====== DATA PROVIDED
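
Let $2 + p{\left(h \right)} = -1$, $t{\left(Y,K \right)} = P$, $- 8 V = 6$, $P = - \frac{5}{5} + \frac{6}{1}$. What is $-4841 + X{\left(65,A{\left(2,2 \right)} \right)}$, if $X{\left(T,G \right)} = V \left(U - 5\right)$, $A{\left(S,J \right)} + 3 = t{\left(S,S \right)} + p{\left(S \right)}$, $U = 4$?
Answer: $- \frac{19361}{4} \approx -4840.3$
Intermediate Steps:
$P = 5$ ($P = \left(-5\right) \frac{1}{5} + 6 \cdot 1 = -1 + 6 = 5$)
$V = - \frac{3}{4}$ ($V = \left(- \frac{1}{8}\right) 6 = - \frac{3}{4} \approx -0.75$)
$t{\left(Y,K \right)} = 5$
$p{\left(h \right)} = -3$ ($p{\left(h \right)} = -2 - 1 = -3$)
$A{\left(S,J \right)} = -1$ ($A{\left(S,J \right)} = -3 + \left(5 - 3\right) = -3 + 2 = -1$)
$X{\left(T,G \right)} = \frac{3}{4}$ ($X{\left(T,G \right)} = - \frac{3 \left(4 - 5\right)}{4} = \left(- \frac{3}{4}\right) \left(-1\right) = \frac{3}{4}$)
$-4841 + X{\left(65,A{\left(2,2 \right)} \right)} = -4841 + \frac{3}{4} = - \frac{19361}{4}$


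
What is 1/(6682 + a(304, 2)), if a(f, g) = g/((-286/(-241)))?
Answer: 143/955767 ≈ 0.00014962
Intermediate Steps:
a(f, g) = 241*g/286 (a(f, g) = g/((-286*(-1/241))) = g/(286/241) = g*(241/286) = 241*g/286)
1/(6682 + a(304, 2)) = 1/(6682 + (241/286)*2) = 1/(6682 + 241/143) = 1/(955767/143) = 143/955767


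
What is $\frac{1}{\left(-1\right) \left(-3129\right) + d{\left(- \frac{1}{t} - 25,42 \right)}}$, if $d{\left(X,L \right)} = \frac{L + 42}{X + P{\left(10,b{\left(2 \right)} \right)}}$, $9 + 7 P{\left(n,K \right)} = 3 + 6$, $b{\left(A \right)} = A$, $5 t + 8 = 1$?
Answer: $\frac{85}{265671} \approx 0.00031994$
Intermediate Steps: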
============
Every record should be given again exactly.

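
Let $2 + p{\left(h \right)} = -1$, $t{\left(Y,K \right)} = P$, $- 8 V = 6$, $P = - \frac{5}{5} + \frac{6}{1}$. What is $-4841 + X{\left(65,A{\left(2,2 \right)} \right)}$, if $X{\left(T,G \right)} = V \left(U - 5\right)$, $A{\left(S,J \right)} + 3 = t{\left(S,S \right)} + p{\left(S \right)}$, $U = 4$?
Answer: $- \frac{19361}{4} \approx -4840.3$
Intermediate Steps:
$P = 5$ ($P = \left(-5\right) \frac{1}{5} + 6 \cdot 1 = -1 + 6 = 5$)
$V = - \frac{3}{4}$ ($V = \left(- \frac{1}{8}\right) 6 = - \frac{3}{4} \approx -0.75$)
$t{\left(Y,K \right)} = 5$
$p{\left(h \right)} = -3$ ($p{\left(h \right)} = -2 - 1 = -3$)
$A{\left(S,J \right)} = -1$ ($A{\left(S,J \right)} = -3 + \left(5 - 3\right) = -3 + 2 = -1$)
$X{\left(T,G \right)} = \frac{3}{4}$ ($X{\left(T,G \right)} = - \frac{3 \left(4 - 5\right)}{4} = \left(- \frac{3}{4}\right) \left(-1\right) = \frac{3}{4}$)
$-4841 + X{\left(65,A{\left(2,2 \right)} \right)} = -4841 + \frac{3}{4} = - \frac{19361}{4}$


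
What is 1/(6682 + a(304, 2)), if a(f, g) = g/((-286/(-241)))?
Answer: 143/955767 ≈ 0.00014962
Intermediate Steps:
a(f, g) = 241*g/286 (a(f, g) = g/((-286*(-1/241))) = g/(286/241) = g*(241/286) = 241*g/286)
1/(6682 + a(304, 2)) = 1/(6682 + (241/286)*2) = 1/(6682 + 241/143) = 1/(955767/143) = 143/955767


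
What is $\frac{1}{\left(-1\right) \left(-3129\right) + d{\left(- \frac{1}{t} - 25,42 \right)}}$, if $d{\left(X,L \right)} = \frac{L + 42}{X + P{\left(10,b{\left(2 \right)} \right)}}$, $9 + 7 P{\left(n,K \right)} = 3 + 6$, $b{\left(A \right)} = A$, $5 t + 8 = 1$?
Answer: $\frac{85}{265671} \approx 0.00031994$
Intermediate Steps: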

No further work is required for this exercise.